» **GOAL OF THE EXERCISE**
Return only the number of lines in the entries below that hold the word "relation".

» **Data extracted from a collection**
######

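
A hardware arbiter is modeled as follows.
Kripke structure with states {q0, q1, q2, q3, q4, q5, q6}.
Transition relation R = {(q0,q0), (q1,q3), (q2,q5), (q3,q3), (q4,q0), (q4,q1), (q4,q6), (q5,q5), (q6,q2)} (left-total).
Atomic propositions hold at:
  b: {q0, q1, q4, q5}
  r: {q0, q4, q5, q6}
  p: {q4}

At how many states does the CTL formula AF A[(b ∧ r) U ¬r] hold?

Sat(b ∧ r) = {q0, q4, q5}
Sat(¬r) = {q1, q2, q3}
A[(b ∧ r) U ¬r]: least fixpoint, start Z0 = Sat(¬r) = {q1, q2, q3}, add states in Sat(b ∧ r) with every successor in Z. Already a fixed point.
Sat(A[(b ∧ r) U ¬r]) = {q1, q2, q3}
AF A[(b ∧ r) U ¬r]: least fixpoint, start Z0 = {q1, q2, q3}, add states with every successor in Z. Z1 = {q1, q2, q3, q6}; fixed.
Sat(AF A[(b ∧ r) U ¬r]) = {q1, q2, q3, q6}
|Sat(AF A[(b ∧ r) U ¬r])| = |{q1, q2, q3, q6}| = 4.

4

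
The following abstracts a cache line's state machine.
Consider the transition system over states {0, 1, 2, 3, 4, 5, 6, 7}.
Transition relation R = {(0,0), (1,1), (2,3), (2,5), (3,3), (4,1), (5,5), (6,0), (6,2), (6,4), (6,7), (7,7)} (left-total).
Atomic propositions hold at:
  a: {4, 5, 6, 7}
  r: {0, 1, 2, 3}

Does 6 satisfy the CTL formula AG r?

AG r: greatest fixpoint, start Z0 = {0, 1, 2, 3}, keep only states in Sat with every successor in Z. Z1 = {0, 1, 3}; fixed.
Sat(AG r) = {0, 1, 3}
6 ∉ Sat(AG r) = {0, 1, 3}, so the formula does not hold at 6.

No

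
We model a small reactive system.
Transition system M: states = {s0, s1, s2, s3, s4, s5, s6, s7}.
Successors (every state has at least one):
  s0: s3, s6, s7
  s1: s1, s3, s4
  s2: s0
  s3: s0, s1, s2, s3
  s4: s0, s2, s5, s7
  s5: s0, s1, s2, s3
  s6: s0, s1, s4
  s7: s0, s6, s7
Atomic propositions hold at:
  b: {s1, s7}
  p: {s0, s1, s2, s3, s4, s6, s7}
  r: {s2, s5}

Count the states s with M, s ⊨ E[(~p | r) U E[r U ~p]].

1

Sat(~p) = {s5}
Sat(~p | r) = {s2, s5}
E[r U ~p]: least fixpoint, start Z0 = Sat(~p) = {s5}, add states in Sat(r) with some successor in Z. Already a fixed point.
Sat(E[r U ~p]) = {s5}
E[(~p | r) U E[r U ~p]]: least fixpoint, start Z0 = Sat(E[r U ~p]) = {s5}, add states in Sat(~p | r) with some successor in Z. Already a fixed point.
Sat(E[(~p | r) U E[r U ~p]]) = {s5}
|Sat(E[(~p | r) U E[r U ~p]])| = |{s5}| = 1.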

######

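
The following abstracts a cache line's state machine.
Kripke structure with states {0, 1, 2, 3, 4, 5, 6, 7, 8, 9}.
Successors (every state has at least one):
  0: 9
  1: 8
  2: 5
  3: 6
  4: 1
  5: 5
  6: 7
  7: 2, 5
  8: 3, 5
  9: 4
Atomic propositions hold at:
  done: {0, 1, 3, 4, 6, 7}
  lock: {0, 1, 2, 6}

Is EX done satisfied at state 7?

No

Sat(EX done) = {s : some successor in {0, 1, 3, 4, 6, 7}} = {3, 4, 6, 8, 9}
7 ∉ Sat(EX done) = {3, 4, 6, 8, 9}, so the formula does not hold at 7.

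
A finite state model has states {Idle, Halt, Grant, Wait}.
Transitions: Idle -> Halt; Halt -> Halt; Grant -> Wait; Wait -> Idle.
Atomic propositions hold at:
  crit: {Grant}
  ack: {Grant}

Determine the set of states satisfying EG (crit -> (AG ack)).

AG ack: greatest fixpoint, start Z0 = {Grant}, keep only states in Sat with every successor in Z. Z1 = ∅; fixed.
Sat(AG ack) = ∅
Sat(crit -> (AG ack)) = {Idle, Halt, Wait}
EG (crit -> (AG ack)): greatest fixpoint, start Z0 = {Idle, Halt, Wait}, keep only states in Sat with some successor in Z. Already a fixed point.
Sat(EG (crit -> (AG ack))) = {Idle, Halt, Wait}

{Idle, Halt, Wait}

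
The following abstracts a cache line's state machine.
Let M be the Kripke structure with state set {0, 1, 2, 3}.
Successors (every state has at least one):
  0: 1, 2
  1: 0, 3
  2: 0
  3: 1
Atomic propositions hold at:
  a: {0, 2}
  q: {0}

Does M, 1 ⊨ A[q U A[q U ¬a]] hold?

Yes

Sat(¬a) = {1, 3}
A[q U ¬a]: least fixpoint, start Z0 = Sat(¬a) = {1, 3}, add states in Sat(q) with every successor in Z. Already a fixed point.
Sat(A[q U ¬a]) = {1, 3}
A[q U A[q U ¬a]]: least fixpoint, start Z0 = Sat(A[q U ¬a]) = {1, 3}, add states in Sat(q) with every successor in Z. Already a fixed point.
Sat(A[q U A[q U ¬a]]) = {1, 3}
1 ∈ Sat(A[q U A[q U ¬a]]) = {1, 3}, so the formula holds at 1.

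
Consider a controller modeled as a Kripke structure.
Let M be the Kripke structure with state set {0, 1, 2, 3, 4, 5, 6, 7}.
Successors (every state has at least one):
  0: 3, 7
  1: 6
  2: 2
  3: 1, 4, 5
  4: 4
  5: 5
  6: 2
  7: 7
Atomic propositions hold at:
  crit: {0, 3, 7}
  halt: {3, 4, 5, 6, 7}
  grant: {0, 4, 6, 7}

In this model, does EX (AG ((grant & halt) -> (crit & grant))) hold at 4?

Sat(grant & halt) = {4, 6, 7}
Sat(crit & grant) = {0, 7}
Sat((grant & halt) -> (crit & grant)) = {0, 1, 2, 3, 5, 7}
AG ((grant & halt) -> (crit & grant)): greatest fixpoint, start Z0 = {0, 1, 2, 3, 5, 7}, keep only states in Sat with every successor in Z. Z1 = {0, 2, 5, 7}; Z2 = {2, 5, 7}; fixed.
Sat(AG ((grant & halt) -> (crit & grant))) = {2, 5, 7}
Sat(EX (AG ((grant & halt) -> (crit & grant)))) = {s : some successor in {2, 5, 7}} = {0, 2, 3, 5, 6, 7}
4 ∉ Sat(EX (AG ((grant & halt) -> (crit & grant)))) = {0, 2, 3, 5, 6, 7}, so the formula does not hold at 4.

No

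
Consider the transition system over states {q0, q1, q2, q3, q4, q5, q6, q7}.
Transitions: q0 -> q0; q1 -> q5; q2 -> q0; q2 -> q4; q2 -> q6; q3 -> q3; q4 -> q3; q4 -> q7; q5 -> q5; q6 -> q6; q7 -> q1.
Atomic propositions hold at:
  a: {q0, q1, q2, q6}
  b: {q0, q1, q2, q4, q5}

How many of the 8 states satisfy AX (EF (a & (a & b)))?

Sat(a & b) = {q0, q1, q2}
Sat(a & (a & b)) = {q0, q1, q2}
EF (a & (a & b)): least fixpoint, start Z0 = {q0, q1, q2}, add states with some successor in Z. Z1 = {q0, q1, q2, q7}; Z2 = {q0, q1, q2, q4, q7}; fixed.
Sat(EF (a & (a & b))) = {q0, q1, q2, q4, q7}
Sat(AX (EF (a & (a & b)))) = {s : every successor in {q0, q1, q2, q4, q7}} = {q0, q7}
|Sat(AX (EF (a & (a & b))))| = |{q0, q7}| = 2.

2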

######

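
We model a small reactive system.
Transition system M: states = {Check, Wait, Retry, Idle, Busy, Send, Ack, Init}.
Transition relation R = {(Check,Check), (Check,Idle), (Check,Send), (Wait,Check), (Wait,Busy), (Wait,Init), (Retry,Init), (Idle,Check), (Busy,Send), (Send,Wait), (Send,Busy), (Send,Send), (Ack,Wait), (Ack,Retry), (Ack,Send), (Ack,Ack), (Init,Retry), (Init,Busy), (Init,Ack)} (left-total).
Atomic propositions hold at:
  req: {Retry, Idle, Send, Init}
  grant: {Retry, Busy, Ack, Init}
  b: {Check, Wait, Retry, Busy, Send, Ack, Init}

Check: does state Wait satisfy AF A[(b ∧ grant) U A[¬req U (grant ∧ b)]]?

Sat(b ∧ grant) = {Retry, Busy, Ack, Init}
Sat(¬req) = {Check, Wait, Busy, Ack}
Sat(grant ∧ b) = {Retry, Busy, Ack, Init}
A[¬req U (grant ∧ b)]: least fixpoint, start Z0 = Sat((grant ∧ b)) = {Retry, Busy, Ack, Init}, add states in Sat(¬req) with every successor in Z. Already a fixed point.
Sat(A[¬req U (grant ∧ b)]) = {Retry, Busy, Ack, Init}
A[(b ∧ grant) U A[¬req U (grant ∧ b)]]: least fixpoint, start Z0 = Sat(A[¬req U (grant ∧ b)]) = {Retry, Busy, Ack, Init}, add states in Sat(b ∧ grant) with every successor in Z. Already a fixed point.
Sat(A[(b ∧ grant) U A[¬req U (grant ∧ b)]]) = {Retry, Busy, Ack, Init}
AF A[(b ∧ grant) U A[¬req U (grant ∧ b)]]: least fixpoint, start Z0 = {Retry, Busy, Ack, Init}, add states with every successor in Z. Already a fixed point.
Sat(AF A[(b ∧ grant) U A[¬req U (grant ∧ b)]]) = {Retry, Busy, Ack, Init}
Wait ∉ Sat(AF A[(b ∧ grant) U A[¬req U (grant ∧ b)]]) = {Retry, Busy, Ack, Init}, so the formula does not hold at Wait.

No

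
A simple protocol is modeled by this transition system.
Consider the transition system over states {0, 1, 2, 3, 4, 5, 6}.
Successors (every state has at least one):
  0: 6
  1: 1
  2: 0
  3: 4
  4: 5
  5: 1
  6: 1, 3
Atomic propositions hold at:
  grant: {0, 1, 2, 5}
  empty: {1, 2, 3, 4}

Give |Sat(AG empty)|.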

######

» **WRITTEN SOLUTION**
3